[Given data — start]

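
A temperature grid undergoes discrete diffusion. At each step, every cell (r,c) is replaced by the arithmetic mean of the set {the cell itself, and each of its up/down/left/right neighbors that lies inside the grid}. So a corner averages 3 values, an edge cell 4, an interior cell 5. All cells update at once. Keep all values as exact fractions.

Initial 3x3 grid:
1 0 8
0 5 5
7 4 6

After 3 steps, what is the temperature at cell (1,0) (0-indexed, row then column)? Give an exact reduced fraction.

Answer: 5289/1600

Derivation:
Step 1: cell (1,0) = 13/4
Step 2: cell (1,0) = 201/80
Step 3: cell (1,0) = 5289/1600
Full grid after step 3:
  5483/2160 25063/7200 4279/1080
  5289/1600 21887/6000 16969/3600
  7843/2160 32563/7200 571/120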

[Given data — finish]

Copy the entries word for word.

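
A temperature grid undergoes discrete diffusion. At each step, every cell (r,c) is replaced by the arithmetic mean of the set {the cell itself, and each of its up/down/left/right neighbors that lies inside the grid}. So a corner averages 3 values, an edge cell 4, an interior cell 5. All cells update at once. Keep all values as exact fractions.

Initial 3x3 grid:
1 0 8
0 5 5
7 4 6

After 3 steps, what is the temperature at cell (1,0) (0-indexed, row then column)? Give an exact reduced fraction.

Answer: 5289/1600

Derivation:
Step 1: cell (1,0) = 13/4
Step 2: cell (1,0) = 201/80
Step 3: cell (1,0) = 5289/1600
Full grid after step 3:
  5483/2160 25063/7200 4279/1080
  5289/1600 21887/6000 16969/3600
  7843/2160 32563/7200 571/120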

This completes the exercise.